(Records from a collection)
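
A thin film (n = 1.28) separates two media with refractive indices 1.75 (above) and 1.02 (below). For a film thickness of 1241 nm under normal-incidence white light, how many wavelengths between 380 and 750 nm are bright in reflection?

Ray reflecting at the top interface goes from n = 1.75 toward n = 1.28: no phase shift.
At the lower boundary (n = 1.28 to n = 1.02) the reflected ray undergoes no phase shift.
Zero or two π shifts → no net half-wave offset.
With no net inversion, constructive interference in reflection requires 2 n t = m λ.
λ = 2 n t / m = 3177 / m nm.
m=4: 794 nm (IR); m=5: 635 nm (visible); m=6: 529 nm (visible); m=7: 454 nm (visible); m=8: 397 nm (visible); m=9: 353 nm (UV).

4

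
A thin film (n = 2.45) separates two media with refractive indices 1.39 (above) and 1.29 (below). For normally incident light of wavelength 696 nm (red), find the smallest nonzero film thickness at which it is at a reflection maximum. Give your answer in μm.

Top surface (1.39 → 2.45): reflection off a higher-index medium gives a half-wave phase shift.
Ray reflecting at the bottom interface goes from n = 2.45 toward n = 1.29: no phase shift.
Net: one phase inversion between the two reflected rays.
With one net inversion, constructive interference in reflection requires 2 n t = (m + ½) λ.
Minimum at m = 0: t = λ / (4 n) = 696 / (4 × 2.45) = 71.0 nm.

0.0710 μm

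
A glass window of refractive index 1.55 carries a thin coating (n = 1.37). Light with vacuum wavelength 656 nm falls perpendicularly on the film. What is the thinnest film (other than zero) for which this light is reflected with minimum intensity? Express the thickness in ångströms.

1197 Å

Ray reflecting at the top interface goes from n = 1.0 toward n = 1.37: a half-wave phase shift.
Bottom surface (1.37 → 1.55): reflection off a higher-index medium gives a half-wave phase shift.
Net: no relative phase inversion (both shifts match).
For minimum reflection here: 2 n t = (m + ½) λ.
Minimum at m = 0: t = λ / (4 n) = 656 / (4 × 1.37) = 120 nm.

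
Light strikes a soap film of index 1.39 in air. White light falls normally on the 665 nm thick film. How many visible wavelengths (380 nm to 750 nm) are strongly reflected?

3

Top surface (1.0 → 1.39): reflection off a higher-index medium gives a half-wave phase shift.
Ray reflecting at the bottom interface goes from n = 1.39 toward n = 1.0: no phase shift.
The two reflections differ by half a wavelength.
With one net inversion, constructive interference in reflection requires 2 n t = (m + ½) λ.
λ = 2 n t / (m + ½) = 1849 / (m + ½) nm.
m=1: 1232 nm (IR); m=2: 739 nm (visible); m=3: 528 nm (visible); m=4: 411 nm (visible); m=5: 336 nm (UV).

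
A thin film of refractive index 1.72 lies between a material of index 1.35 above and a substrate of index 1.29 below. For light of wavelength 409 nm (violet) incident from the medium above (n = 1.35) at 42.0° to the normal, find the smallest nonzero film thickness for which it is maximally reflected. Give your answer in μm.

0.0699 μm

Top surface (1.35 → 1.72): reflection off a higher-index medium gives a half-wave phase shift.
Ray reflecting at the bottom interface goes from n = 1.72 toward n = 1.29: no phase shift.
Exactly one π shift → a net half-wave offset.
So the condition for constructive reflection is 2 n t cos θ_r = (m + ½) λ.
Snell's law: 1.35 sin 42.0° = 1.72 sin θ_r → sin θ_r = 0.525, cos θ_r = 0.851.
Minimum at m = 0: t = λ / (4 n cos θ_r) = 409 / (4 × 1.72 × 0.851) = 69.9 nm.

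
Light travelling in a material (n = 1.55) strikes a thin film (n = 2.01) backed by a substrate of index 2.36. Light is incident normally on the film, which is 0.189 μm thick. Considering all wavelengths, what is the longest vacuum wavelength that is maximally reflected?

760 nm

At the upper boundary (n = 1.55 to n = 2.01) the reflected ray undergoes a half-wave phase shift.
At the lower boundary (n = 2.01 to n = 2.36) the reflected ray undergoes a half-wave phase shift.
Zero or two π shifts → no net half-wave offset.
For maximum reflection here: 2 n t = m λ.
λ = 2 n t / m. The longest wavelength is m = 1: λ = 2 × 2.01 × 189 / 1.00 = 760 nm.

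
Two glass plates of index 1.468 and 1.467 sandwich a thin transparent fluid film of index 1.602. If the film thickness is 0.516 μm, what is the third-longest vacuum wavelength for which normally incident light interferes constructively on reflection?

At the upper boundary (n = 1.468 to n = 1.602) the reflected ray undergoes a half-wave phase shift.
Bottom surface (1.602 → 1.467): reflection off a lower-index medium gives no phase shift.
The two reflections differ by half a wavelength.
With one net inversion, constructive interference in reflection requires 2 n t = (m + ½) λ.
λ = 2 n t / (m + ½). The third-longest wavelength is m = 2: λ = 2 × 1.602 × 516 / 2.50 = 661 nm.

661 nm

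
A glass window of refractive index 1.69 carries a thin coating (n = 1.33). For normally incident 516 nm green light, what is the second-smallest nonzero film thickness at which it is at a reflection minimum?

291 nm

Top surface (1.0 → 1.33): reflection off a higher-index medium gives a half-wave phase shift.
Ray reflecting at the bottom interface goes from n = 1.33 toward n = 1.69: a half-wave phase shift.
Net: no relative phase inversion (both shifts match).
With no net inversion, destructive interference in reflection requires 2 n t = (m + ½) λ.
The second-smallest nonzero thickness corresponds to m = 1: t = (m + ½) λ / (2 n) = 1.50 × 516 / (2 × 1.33) = 291 nm.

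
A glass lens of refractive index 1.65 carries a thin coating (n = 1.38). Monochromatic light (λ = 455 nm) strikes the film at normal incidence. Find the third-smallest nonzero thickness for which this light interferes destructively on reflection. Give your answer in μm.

0.412 μm

Ray reflecting at the top interface goes from n = 1.0 toward n = 1.38: a half-wave phase shift.
At the lower boundary (n = 1.38 to n = 1.65) the reflected ray undergoes a half-wave phase shift.
Zero or two π shifts → no net half-wave offset.
So the condition for destructive reflection is 2 n t = (m + ½) λ.
The third-smallest nonzero thickness corresponds to m = 2: t = (m + ½) λ / (2 n) = 2.50 × 455 / (2 × 1.38) = 412 nm.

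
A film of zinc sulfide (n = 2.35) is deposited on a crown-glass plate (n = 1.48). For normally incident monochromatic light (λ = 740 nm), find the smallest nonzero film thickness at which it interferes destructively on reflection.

Ray reflecting at the top interface goes from n = 1.0 toward n = 2.35: a half-wave phase shift.
Bottom surface (2.35 → 1.48): reflection off a lower-index medium gives no phase shift.
The two reflections differ by half a wavelength.
With one net inversion, destructive interference in reflection requires 2 n t = m λ.
Minimum nonzero at m = 1: t = λ / (2 n) = 740 / (2 × 2.35) = 157 nm.

157 nm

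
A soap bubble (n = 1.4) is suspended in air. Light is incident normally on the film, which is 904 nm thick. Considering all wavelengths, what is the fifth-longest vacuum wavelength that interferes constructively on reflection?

562 nm

At the upper boundary (n = 1.0 to n = 1.4) the reflected ray undergoes a half-wave phase shift.
At the lower boundary (n = 1.4 to n = 1.0) the reflected ray undergoes no phase shift.
Exactly one π shift → a net half-wave offset.
So the condition for constructive reflection is 2 n t = (m + ½) λ.
λ = 2 n t / (m + ½). The fifth-longest wavelength is m = 4: λ = 2 × 1.4 × 904 / 4.50 = 562 nm.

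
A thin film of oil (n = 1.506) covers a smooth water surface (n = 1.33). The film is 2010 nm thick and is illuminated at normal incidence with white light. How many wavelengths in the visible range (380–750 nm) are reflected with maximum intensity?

At the upper boundary (n = 1.0 to n = 1.506) the reflected ray undergoes a half-wave phase shift.
At the lower boundary (n = 1.506 to n = 1.33) the reflected ray undergoes no phase shift.
Exactly one π shift → a net half-wave offset.
With one net inversion, constructive interference in reflection requires 2 n t = (m + ½) λ.
λ = 2 n t / (m + ½) = 6054 / (m + ½) nm.
m=7: 807 nm (IR); m=8: 712 nm (visible); m=9: 637 nm (visible); m=10: 577 nm (visible); m=11: 526 nm (visible); m=12: 484 nm (visible); m=13: 448 nm (visible); m=14: 418 nm (visible); m=15: 391 nm (visible); m=16: 367 nm (UV).

8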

[WHAT TO DO] Beginning with the line that holds "A thin film of oil" and ending with the last line of the data, copy each line exactly and add nothing.

[EXERCISE SOLUTION]
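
A thin film of oil (n = 1.506) covers a smooth water surface (n = 1.33). The film is 2010 nm thick and is illuminated at normal incidence with white light. How many wavelengths in the visible range (380–750 nm) are reflected with maximum intensity?

At the upper boundary (n = 1.0 to n = 1.506) the reflected ray undergoes a half-wave phase shift.
At the lower boundary (n = 1.506 to n = 1.33) the reflected ray undergoes no phase shift.
Exactly one π shift → a net half-wave offset.
With one net inversion, constructive interference in reflection requires 2 n t = (m + ½) λ.
λ = 2 n t / (m + ½) = 6054 / (m + ½) nm.
m=7: 807 nm (IR); m=8: 712 nm (visible); m=9: 637 nm (visible); m=10: 577 nm (visible); m=11: 526 nm (visible); m=12: 484 nm (visible); m=13: 448 nm (visible); m=14: 418 nm (visible); m=15: 391 nm (visible); m=16: 367 nm (UV).

8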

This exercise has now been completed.